[EXTRACTED RECORDS Boundary: Start]

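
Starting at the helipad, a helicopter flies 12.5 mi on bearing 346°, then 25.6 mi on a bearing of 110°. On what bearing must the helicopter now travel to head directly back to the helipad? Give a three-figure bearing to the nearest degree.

261°

Leg 1 (346°, 12.5 mi): east 12.5 sin 346° = -3.02, north 12.5 cos 346° = 12.13
Leg 2 (110°, 25.6 mi): east 25.6 sin 110° = 24.06, north 25.6 cos 110° = -8.76
Net displacement: 21.03 east, 3.37 north. Direction back to start is (-21.03, -3.37): bearing = atan2(-21.03, -3.37) mod 360° = 260.89° ≈ 261°.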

[EXTRACTED RECORDS Boundary: End]

The expected output is the complete listing, word for word.

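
Starting at the helipad, a helicopter flies 12.5 mi on bearing 346°, then 25.6 mi on a bearing of 110°. On what bearing must the helicopter now travel to head directly back to the helipad? Give a three-figure bearing to the nearest degree.

261°

Leg 1 (346°, 12.5 mi): east 12.5 sin 346° = -3.02, north 12.5 cos 346° = 12.13
Leg 2 (110°, 25.6 mi): east 25.6 sin 110° = 24.06, north 25.6 cos 110° = -8.76
Net displacement: 21.03 east, 3.37 north. Direction back to start is (-21.03, -3.37): bearing = atan2(-21.03, -3.37) mod 360° = 260.89° ≈ 261°.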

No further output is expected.